# Your task:
One range is to be output from the listing below, exactly as written: the line with "138 days, or both." to the line with "A court holds ¶2 unconstitutionally vague.", both kept.

# Records provided:

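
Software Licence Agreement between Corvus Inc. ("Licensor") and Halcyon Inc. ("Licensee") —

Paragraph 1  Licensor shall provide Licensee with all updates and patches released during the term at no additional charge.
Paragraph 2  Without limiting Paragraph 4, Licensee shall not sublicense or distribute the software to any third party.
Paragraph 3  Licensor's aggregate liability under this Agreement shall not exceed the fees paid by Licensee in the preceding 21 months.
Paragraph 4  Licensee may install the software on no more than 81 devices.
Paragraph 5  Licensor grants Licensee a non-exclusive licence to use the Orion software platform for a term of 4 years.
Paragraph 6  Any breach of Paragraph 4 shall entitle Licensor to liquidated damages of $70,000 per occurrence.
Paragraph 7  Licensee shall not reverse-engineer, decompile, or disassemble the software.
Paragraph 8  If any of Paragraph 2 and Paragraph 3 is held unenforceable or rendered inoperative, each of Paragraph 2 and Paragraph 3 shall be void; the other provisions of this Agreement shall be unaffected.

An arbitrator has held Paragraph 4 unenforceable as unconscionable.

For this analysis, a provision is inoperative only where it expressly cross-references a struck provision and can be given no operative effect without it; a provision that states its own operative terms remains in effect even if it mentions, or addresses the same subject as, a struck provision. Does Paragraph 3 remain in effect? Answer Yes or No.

Yes

Paragraph 4 is struck. Paragraph 6 operates only by reference to Paragraph 4, so it falls with Paragraph 4. Paragraph 2 mentions Paragraph 4 but its own obligation stands independently of Paragraph 4, so Paragraph 2 is not affected. Paragraph 8 ties Paragraph 2 and Paragraph 3 together, but none of those is affected here; the remaining provisions continue in force under Paragraph 8. The provisions still in force are Paragraph 1, Paragraph 2, Paragraph 3, Paragraph 5, Paragraph 7, and Paragraph 8. Paragraph 3 is among the surviving provisions, so the answer is yes.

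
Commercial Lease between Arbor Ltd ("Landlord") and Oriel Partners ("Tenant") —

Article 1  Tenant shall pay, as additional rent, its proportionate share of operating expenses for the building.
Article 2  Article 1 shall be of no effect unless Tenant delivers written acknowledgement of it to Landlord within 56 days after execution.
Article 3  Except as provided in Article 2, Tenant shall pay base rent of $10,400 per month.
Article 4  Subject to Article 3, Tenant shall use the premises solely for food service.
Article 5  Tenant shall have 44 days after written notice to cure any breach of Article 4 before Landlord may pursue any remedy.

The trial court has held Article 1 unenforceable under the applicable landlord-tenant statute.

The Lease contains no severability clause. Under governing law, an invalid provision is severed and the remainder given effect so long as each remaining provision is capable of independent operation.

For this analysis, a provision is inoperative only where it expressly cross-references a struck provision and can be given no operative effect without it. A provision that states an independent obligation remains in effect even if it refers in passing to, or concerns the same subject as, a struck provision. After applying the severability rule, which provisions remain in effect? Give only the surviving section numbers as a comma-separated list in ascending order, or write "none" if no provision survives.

Article 1 is struck. Article 2 merely fixes the acknowledgement condition for Article 1; with Article 1 gone it has nothing to operate on and falls away. Article 3 mentions Article 2 but its own obligation stands independently of Article 2, so Article 3 is not affected. Under the stated default rule, only provisions that cannot operate independently fall away; the rest are enforced. That leaves Article 3, Article 4, and Article 5 in effect.

3, 4, 5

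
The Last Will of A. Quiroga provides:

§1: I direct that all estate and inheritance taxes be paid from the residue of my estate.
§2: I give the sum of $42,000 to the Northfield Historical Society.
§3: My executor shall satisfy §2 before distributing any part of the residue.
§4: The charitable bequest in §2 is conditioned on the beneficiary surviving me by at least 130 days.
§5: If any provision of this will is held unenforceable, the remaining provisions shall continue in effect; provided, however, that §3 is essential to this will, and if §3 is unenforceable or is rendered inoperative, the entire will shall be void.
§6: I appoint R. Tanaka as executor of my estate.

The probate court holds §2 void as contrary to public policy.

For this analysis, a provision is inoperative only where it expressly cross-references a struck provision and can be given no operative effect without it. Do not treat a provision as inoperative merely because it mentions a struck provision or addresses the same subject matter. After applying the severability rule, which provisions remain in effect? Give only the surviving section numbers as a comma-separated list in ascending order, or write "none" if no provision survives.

§2 is struck. The only function of §3 is the priority direction for §2, so it cannot stand once §2 is removed. §4 merely fixes the survivorship condition on §2; with §2 gone it has nothing to operate on and falls away. §5 makes §3 an essential term, and §3 has been rendered inoperative by the cascade; under §5, the entire will is therefore void. No provision of the will survives.

none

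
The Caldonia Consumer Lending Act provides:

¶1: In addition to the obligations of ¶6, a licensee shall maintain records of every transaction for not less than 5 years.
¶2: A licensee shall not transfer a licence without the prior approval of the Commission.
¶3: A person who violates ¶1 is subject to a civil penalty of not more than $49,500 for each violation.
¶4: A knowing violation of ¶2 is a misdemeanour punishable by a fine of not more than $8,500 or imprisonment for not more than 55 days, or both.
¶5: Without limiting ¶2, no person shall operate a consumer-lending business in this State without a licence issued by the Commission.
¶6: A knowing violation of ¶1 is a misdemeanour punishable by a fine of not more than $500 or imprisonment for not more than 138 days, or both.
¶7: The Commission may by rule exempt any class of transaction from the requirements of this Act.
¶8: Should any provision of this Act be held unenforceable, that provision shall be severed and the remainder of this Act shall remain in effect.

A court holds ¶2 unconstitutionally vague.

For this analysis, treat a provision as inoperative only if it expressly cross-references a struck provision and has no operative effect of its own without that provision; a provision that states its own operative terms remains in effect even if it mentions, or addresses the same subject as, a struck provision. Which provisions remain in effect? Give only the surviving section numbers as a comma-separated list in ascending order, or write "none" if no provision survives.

1, 3, 5, 6, 7, 8

¶2 is struck. ¶4 has no operative effect of its own apart from ¶2 and is therefore inoperative. Although ¶5 refers to ¶2, its operative terms do not depend on ¶2, so it remains in effect. ¶8 is a severability clause and preserves every provision that can still be given independent effect. The provisions still in force are ¶1, ¶3, ¶5, ¶6, ¶7, and ¶8.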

# Exercise answer:
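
¶6: A knowing violation of ¶1 is a misdemeanour punishable by a fine of not more than $500 or imprisonment for not more than 138 days, or both.
¶7: The Commission may by rule exempt any class of transaction from the requirements of this Act.
¶8: Should any provision of this Act be held unenforceable, that provision shall be severed and the remainder of this Act shall remain in effect.

A court holds ¶2 unconstitutionally vague.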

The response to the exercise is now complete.